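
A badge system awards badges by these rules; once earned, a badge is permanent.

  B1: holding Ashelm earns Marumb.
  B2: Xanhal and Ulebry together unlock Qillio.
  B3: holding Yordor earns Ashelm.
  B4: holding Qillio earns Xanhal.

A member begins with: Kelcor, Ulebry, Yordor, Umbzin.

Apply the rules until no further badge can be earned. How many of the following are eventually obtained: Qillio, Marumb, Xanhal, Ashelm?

With Yordor, Ashelm is earned (B3).
With Ashelm, Marumb is earned (B1).
Qillio would need Xanhal and Ulebry (B2), but Xanhal is never earned.
Marumb: reached.
Xanhal would need Qillio (B4), but Qillio is never earned.
Ashelm: reached.
Reached: Marumb and Ashelm — 2 of the 4.

2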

···

Copy out each line of the data exactly.

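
A badge system awards badges by these rules; once earned, a badge is permanent.

  B1: holding Ashelm earns Marumb.
  B2: Xanhal and Ulebry together unlock Qillio.
  B3: holding Yordor earns Ashelm.
  B4: holding Qillio earns Xanhal.

A member begins with: Kelcor, Ulebry, Yordor, Umbzin.

Apply the rules until no further badge can be earned. How many of the following are eventually obtained: Qillio, Marumb, Xanhal, Ashelm?

With Yordor, Ashelm is earned (B3).
With Ashelm, Marumb is earned (B1).
Qillio would need Xanhal and Ulebry (B2), but Xanhal is never earned.
Marumb: reached.
Xanhal would need Qillio (B4), but Qillio is never earned.
Ashelm: reached.
Reached: Marumb and Ashelm — 2 of the 4.

2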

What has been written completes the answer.